Task prompt
Word for word, retype the first line of the records and every following line through the one containing "Report the signed".

(Dataset entries)
========================

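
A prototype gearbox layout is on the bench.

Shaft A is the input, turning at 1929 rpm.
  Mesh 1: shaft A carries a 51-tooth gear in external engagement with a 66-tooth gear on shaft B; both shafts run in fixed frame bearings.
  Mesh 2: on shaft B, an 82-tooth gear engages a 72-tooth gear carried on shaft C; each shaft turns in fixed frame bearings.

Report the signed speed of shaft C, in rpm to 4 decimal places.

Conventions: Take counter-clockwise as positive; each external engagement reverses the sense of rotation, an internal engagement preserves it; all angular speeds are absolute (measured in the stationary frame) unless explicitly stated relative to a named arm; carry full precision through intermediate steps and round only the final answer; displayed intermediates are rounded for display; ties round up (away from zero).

recognized (3 fixed axles, 2 meshes): fixed-axis compound train
mesh 1 [51T→66T]: ω = 1929.0000×51/66 = 1490.5909 rpm, sense flips to −
mesh 2 [82T→72T]: ω = 1490.5909×82/72 = 1697.6174 rpm, sense flips to +
signed output speed = +1697.6174 rpm

+1697.6174 rpm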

========================

Written solution
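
A prototype gearbox layout is on the bench.

Shaft A is the input, turning at 1929 rpm.
  Mesh 1: shaft A carries a 51-tooth gear in external engagement with a 66-tooth gear on shaft B; both shafts run in fixed frame bearings.
  Mesh 2: on shaft B, an 82-tooth gear engages a 72-tooth gear carried on shaft C; each shaft turns in fixed frame bearings.

Report the signed speed of shaft C, in rpm to 4 decimal places.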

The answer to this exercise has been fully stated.